Locate the line containing "Four craft breweries", then please write out that line and all the lines below it in the entries exactly.
DATA FOR THIS EXERCISE Block Start
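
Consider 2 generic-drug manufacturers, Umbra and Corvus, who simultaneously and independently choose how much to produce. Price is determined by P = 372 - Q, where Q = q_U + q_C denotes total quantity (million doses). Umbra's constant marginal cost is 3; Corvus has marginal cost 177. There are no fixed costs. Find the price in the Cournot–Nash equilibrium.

184

Umbra's profit: π_U = (372 - Q)q_U - (3q_U). Setting ∂π_U/∂q_U = 0: 369 - 2q_U - (q_C) = 0.
Corvus's profit: π_C = (372 - Q)q_C - (177q_C). Setting ∂π_C/∂q_C = 0: 195 - 2q_C - (q_U) = 0.
So q_U = (369 - q_C)/2 and q_C = (195 - q_U)/2.
Substituting one into the other gives q_U = 181 and q_C = 7.
Total output Q = 188, so price P = 372 - 188 = 184.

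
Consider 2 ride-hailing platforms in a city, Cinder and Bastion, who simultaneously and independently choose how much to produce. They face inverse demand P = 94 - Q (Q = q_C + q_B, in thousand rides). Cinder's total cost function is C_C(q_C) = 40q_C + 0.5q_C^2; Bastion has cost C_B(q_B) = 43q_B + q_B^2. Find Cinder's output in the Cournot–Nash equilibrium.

Cinder's profit: π_C = (94 - Q)q_C - (40q_C + (1/2)q_C²). Setting ∂π_C/∂q_C = 0: 54 - 3q_C - (q_B) = 0.
Bastion's first-order condition: 51 - 4q_B - (q_C) = 0.
Best responses: q_C = (54 - q_B)/3, q_B = (51 - q_C)/4.
Solving the pair: q_C = 15, q_B = 9.

15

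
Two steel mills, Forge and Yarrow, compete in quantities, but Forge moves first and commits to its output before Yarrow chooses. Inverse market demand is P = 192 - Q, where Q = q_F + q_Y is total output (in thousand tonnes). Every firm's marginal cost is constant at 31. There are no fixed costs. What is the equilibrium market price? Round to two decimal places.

The follower Yarrow best-responds to any q_F: π_Y = (192 - Q)q_Y - 31q_Y.
Follower FOC: 161 - q_F - 2q_Y = 0, so q_Y(q_F) = (161 - q_F)/2.
Forge substitutes q_Y(q_F) into its own profit: π_F = q_F(192 - q_F - (161 - q_F)/2) - 31q_F = (223/2 - (1/2)q_F)q_F - 31q_F.
Maximising: ∂π_F/∂q_F = 161/2 - q_F = 0, giving q_F = 161/2.
Then q_Y = (161 - 161/2)/2 = 161/4.
Total output Q = 483/4, so price P = 192 - 483/4 = 285/4.

71.25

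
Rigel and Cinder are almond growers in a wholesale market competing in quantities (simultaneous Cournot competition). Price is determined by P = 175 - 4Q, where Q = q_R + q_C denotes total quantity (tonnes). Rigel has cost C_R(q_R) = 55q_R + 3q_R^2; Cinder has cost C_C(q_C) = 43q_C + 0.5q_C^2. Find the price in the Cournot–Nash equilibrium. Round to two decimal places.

Rigel's profit: π_R = (175 - 4Q)q_R - (55q_R + 3q_R²). Setting ∂π_R/∂q_R = 0: 120 - 14q_R - 4(q_C) = 0.
Cinder's profit: π_C = (175 - 4Q)q_C - (43q_C + (1/2)q_C²). Setting ∂π_C/∂q_C = 0: 132 - 9q_C - 4(q_R) = 0.
Rearranging gives the reaction functions q_R = (120 - 4q_C)/14 and q_C = (132 - 4q_R)/9.
Substituting one into the other gives q_R = 276/55 and q_C = 684/55.
Total output Q = 192/11, so price P = 175 - 4·(192/11) = 1157/11.

105.18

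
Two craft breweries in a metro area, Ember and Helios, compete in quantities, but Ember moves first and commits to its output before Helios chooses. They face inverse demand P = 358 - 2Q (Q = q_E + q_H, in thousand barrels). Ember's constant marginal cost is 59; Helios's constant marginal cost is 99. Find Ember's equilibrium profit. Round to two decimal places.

Solve by backward induction. Given q_E, the follower Helios maximises π_H = (358 - 2q_E - 2q_H)q_H - 99q_H.
Follower FOC: 259 - 2q_E - 4q_H = 0, so q_H(q_E) = (259 - 2q_E)/4.
The leader anticipates this reaction. Substituting into P = 358 - 2Q gives P = 457/2 - q_E, so π_E = (457/2 - q_E)q_E - 59q_E.
Maximising: ∂π_E/∂q_E = 339/2 - 2q_E = 0, giving q_E = 339/4.
Then q_H = (259 - 2·(339/4))/4 = 179/8.
Price P = 358 - 2·(857/8) = 575/4.
Ember's profit: (575/4 - 59)·(339/4) = 7182.5625.

7182.56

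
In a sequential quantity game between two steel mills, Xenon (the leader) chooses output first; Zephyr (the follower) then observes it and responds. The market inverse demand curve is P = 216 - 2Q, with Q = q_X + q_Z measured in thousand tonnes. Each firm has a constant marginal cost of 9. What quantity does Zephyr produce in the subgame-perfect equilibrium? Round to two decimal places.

25.88

Solve by backward induction. Given q_X, the follower Zephyr maximises π_Z = (216 - 2q_X - 2q_Z)q_Z - 9q_Z.
∂π_Z/∂q_Z = 207 - 2q_X - 4q_Z = 0 gives the reaction function q_Z = (207 - 2q_X)/4.
Xenon substitutes q_Z(q_X) into its own profit: π_X = q_X(216 - 2q_X - (207 - 2q_X)/2) - 9q_X = (225/2 - q_X)q_X - 9q_X.
Leader FOC: 207/2 - 2q_X = 0, so q_X = 207/4.
Then q_Z = (207 - 2·(207/4))/4 = 207/8.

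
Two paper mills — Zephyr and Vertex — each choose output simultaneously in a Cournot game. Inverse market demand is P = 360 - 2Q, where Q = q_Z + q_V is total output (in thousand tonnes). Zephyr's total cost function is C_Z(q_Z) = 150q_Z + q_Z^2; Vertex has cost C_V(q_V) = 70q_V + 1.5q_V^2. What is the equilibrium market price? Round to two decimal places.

Zephyr's profit: π_Z = (360 - 2Q)q_Z - (150q_Z + q_Z²). Setting ∂π_Z/∂q_Z = 0: 210 - 6q_Z - 2(q_V) = 0.
Vertex's first-order condition: 290 - 7q_V - 2(q_Z) = 0.
Best responses: q_Z = (210 - 2q_V)/6, q_V = (290 - 2q_Z)/7.
Substituting one into the other gives q_Z = 445/19 and q_V = 660/19.
Total output Q = 1105/19, so price P = 360 - 2·(1105/19) = 243.6842.

243.68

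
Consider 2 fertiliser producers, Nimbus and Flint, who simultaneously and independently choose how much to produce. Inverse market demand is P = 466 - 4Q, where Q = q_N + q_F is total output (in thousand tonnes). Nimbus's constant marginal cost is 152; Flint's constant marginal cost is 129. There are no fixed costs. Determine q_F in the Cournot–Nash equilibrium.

Nimbus's profit: π_N = (466 - 4Q)q_N - (152q_N). Setting ∂π_N/∂q_N = 0: 314 - 8q_N - 4(q_F) = 0.
Flint's first-order condition: 337 - 8q_F - 4(q_N) = 0.
So q_N = (314 - 4q_F)/8 and q_F = (337 - 4q_N)/8.
Solving the pair: q_N = 97/4, q_F = 30.

30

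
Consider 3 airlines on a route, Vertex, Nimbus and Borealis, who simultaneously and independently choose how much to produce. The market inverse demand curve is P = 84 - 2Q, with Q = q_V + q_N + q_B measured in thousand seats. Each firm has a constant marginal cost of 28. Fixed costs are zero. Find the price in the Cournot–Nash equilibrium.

42

Each firm earns π_i = (84 - 2Q)q_i - 28q_i.
Setting ∂π_i/∂q_i = 0 with rivals' quantities fixed: 56 - 4q_i - 2·Σ_{j≠i} q_j = 0.
With identical firms every q_j equals q_i, so Σ_{j≠i} q_j = 2q_i and 56 = 8q_i, giving q_i = 7.
Total output Q = 21, so price P = 84 - 2·21 = 42.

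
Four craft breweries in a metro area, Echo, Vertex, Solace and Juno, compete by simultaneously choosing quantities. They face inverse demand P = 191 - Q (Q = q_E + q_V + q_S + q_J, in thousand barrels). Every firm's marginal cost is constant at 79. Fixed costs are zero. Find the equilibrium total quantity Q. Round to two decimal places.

89.60

A representative firm's profit is π_i = q_i(191 - Q) - 79q_i.
First-order condition (treating rivals' output as given): 112 - 2q_i - Σ_{j≠i} q_j = 0.
With identical firms every q_j equals q_i, so Σ_{j≠i} q_j = 3q_i and 112 = 5q_i, giving q_i = 112/5.
Total output Q = 112/5 + 112/5 + 112/5 + 112/5 = 448/5.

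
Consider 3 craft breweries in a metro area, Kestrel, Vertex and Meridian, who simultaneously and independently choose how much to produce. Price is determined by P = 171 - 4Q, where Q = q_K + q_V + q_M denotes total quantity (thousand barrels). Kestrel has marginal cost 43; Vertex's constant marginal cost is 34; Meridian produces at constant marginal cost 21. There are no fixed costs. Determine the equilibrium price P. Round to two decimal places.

Kestrel's profit: π_K = (171 - 4Q)q_K - (43q_K). Setting ∂π_K/∂q_K = 0: 128 - 8q_K - 4(q_V + q_M) = 0.
Vertex's profit: π_V = (171 - 4Q)q_V - (34q_V). Setting ∂π_V/∂q_V = 0: 137 - 8q_V - 4(q_K + q_M) = 0.
Meridian's first-order condition: 150 - 8q_M - 4(q_K + q_V) = 0.
Adding the 3 first-order conditions: 415 − 16Q = 0, so Q = 415/16.
Back-substituting: q_K = (128 − 415/4)/4 = 97/16, q_V = (137 − 415/4)/4 = 133/16, q_M = (150 − 415/4)/4 = 185/16.
Total output Q = 415/16, so price P = 171 - 4·(415/16) = 269/4.

67.25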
DATA FOR THIS EXERCISE Block End
SOLUTION TO THE PROBLEM -
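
Four craft breweries in a metro area, Echo, Vertex, Solace and Juno, compete by simultaneously choosing quantities. They face inverse demand P = 191 - Q (Q = q_E + q_V + q_S + q_J, in thousand barrels). Every firm's marginal cost is constant at 79. Fixed costs are zero. Find the equilibrium total quantity Q. Round to two decimal places.

89.60

A representative firm's profit is π_i = q_i(191 - Q) - 79q_i.
First-order condition (treating rivals' output as given): 112 - 2q_i - Σ_{j≠i} q_j = 0.
With identical firms every q_j equals q_i, so Σ_{j≠i} q_j = 3q_i and 112 = 5q_i, giving q_i = 112/5.
Total output Q = 112/5 + 112/5 + 112/5 + 112/5 = 448/5.

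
Consider 3 craft breweries in a metro area, Kestrel, Vertex and Meridian, who simultaneously and independently choose how much to produce. Price is determined by P = 171 - 4Q, where Q = q_K + q_V + q_M denotes total quantity (thousand barrels). Kestrel has marginal cost 43; Vertex's constant marginal cost is 34; Meridian produces at constant marginal cost 21. There are no fixed costs. Determine the equilibrium price P. Round to two decimal places.

Kestrel's profit: π_K = (171 - 4Q)q_K - (43q_K). Setting ∂π_K/∂q_K = 0: 128 - 8q_K - 4(q_V + q_M) = 0.
Vertex's profit: π_V = (171 - 4Q)q_V - (34q_V). Setting ∂π_V/∂q_V = 0: 137 - 8q_V - 4(q_K + q_M) = 0.
Meridian's first-order condition: 150 - 8q_M - 4(q_K + q_V) = 0.
Adding the 3 first-order conditions: 415 − 16Q = 0, so Q = 415/16.
Back-substituting: q_K = (128 − 415/4)/4 = 97/16, q_V = (137 − 415/4)/4 = 133/16, q_M = (150 − 415/4)/4 = 185/16.
Total output Q = 415/16, so price P = 171 - 4·(415/16) = 269/4.

67.25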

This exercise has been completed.